* _Work request_:
In the data below, find the line containing "- Sep 21, 2017: Corramar", then set down that line and every later line up to and including the line containing "- Jan 24, 2018: Corramar", exactly.

* _Listed records_:
^^^^^^^^^^^^^^^^

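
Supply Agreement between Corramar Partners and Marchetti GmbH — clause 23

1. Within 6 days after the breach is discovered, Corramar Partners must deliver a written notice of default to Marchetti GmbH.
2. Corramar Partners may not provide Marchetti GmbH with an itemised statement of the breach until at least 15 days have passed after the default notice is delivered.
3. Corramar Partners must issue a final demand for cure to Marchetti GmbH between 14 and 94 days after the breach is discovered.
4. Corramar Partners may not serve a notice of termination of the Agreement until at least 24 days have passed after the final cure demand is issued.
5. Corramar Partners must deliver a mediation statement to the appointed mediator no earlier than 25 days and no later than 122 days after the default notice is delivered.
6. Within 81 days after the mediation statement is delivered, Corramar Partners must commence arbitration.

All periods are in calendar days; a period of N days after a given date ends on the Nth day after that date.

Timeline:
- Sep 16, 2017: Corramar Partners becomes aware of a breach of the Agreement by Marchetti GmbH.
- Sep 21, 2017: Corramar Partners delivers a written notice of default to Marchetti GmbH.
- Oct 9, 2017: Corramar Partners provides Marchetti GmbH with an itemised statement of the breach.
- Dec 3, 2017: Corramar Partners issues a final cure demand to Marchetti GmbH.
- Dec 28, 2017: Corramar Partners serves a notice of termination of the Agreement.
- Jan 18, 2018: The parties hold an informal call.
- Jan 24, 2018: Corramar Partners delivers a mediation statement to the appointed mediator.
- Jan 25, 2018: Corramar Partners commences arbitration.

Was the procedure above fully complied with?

No

Step 1: 6 days after Sep 16, 2017 (when the breach is discovered) is Sep 22, 2017; completed Sep 21, 2017, before the deadline.
Step 2: the earliest permitted date is 15 days after Sep 21, 2017 (when the default notice is delivered), i.e. Oct 6, 2017; done Oct 9, 2017 — permitted.
Step 3: the window is 14–94 days after Sep 16, 2017 (when the breach is discovered), so Sep 30, 2017 through Dec 19, 2017; Dec 3, 2017 falls inside that range.
Step 4: the earliest permitted date is 24 days after Dec 3, 2017 (when the final cure demand is issued), i.e. Dec 27, 2017; done Dec 28, 2017 — permitted.
Step 5: the window is 25–122 days after Sep 21, 2017 (when the default notice is delivered), so Oct 16, 2017 through Jan 21, 2018; Jan 24, 2018 is 3 days past the end of the window.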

^^^^^^^^^^^^^^^^

* _Response box_:
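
- Sep 21, 2017: Corramar Partners delivers a written notice of default to Marchetti GmbH.
- Oct 9, 2017: Corramar Partners provides Marchetti GmbH with an itemised statement of the breach.
- Dec 3, 2017: Corramar Partners issues a final cure demand to Marchetti GmbH.
- Dec 28, 2017: Corramar Partners serves a notice of termination of the Agreement.
- Jan 18, 2018: The parties hold an informal call.
- Jan 24, 2018: Corramar Partners delivers a mediation statement to the appointed mediator.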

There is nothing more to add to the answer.